What you are asked to do - Your reply must contain exactly the lines running from the one with "transformations, contiguous relations, or" to the last line of the entries below, both included, and no other lines.

Stored data
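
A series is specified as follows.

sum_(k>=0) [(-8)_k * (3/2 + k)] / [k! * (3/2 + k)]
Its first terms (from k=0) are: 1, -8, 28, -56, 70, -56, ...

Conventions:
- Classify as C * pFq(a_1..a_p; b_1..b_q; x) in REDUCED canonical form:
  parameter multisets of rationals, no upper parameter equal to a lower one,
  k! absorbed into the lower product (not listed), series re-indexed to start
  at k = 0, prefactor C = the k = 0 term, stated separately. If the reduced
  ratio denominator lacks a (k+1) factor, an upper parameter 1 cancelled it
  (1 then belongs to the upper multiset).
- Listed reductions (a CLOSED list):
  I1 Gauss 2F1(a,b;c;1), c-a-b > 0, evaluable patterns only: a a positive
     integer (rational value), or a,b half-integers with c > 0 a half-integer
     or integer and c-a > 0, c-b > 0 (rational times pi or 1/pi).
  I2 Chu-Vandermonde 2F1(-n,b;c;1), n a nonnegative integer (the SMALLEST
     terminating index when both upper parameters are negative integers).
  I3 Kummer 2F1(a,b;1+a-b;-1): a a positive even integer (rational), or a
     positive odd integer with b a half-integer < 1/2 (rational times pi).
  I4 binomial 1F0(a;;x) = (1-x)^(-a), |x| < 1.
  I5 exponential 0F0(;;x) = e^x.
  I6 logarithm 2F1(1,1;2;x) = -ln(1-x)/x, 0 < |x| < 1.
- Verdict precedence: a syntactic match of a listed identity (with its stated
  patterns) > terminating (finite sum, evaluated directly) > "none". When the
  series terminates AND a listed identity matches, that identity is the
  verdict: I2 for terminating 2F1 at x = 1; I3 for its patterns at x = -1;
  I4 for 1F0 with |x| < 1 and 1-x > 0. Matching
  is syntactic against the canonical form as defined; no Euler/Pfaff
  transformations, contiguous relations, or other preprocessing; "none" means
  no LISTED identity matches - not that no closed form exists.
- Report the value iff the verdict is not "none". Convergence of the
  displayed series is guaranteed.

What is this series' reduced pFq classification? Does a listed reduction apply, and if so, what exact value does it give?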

Written answer -
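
  transformations, contiguous relations, or other preprocessing; "none" means
  no LISTED identity matches - not that no closed form exists.
- Report the value iff the verdict is not "none". Convergence of the
  displayed series is guaranteed.

What is this series' reduced pFq classification? Does a listed reduction apply, and if so, what exact value does it give?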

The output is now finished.